» PROBLEM DESCRIPTION:
Nothing but the records beneath, reproduced exactly, should appear in the answer.

++++ RECORDS FOR THIS TASK ++++

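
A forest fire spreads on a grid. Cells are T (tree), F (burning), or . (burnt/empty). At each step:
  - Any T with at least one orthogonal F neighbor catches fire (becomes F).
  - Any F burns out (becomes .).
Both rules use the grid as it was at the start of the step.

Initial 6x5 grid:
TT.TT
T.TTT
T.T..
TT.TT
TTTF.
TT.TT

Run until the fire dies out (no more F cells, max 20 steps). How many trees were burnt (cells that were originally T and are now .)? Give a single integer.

Step 1: +3 fires, +1 burnt (F count now 3)
Step 2: +3 fires, +3 burnt (F count now 3)
Step 3: +3 fires, +3 burnt (F count now 3)
Step 4: +2 fires, +3 burnt (F count now 2)
Step 5: +1 fires, +2 burnt (F count now 1)
Step 6: +1 fires, +1 burnt (F count now 1)
Step 7: +1 fires, +1 burnt (F count now 1)
Step 8: +1 fires, +1 burnt (F count now 1)
Step 9: +0 fires, +1 burnt (F count now 0)
Fire out after step 9
Initially T: 21, now '.': 24
Total burnt (originally-T cells now '.'): 15

Answer: 15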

++++

» SOLUTION:
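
A forest fire spreads on a grid. Cells are T (tree), F (burning), or . (burnt/empty). At each step:
  - Any T with at least one orthogonal F neighbor catches fire (becomes F).
  - Any F burns out (becomes .).
Both rules use the grid as it was at the start of the step.

Initial 6x5 grid:
TT.TT
T.TTT
T.T..
TT.TT
TTTF.
TT.TT

Run until the fire dies out (no more F cells, max 20 steps). How many trees were burnt (cells that were originally T and are now .)? Give a single integer.

Step 1: +3 fires, +1 burnt (F count now 3)
Step 2: +3 fires, +3 burnt (F count now 3)
Step 3: +3 fires, +3 burnt (F count now 3)
Step 4: +2 fires, +3 burnt (F count now 2)
Step 5: +1 fires, +2 burnt (F count now 1)
Step 6: +1 fires, +1 burnt (F count now 1)
Step 7: +1 fires, +1 burnt (F count now 1)
Step 8: +1 fires, +1 burnt (F count now 1)
Step 9: +0 fires, +1 burnt (F count now 0)
Fire out after step 9
Initially T: 21, now '.': 24
Total burnt (originally-T cells now '.'): 15

Answer: 15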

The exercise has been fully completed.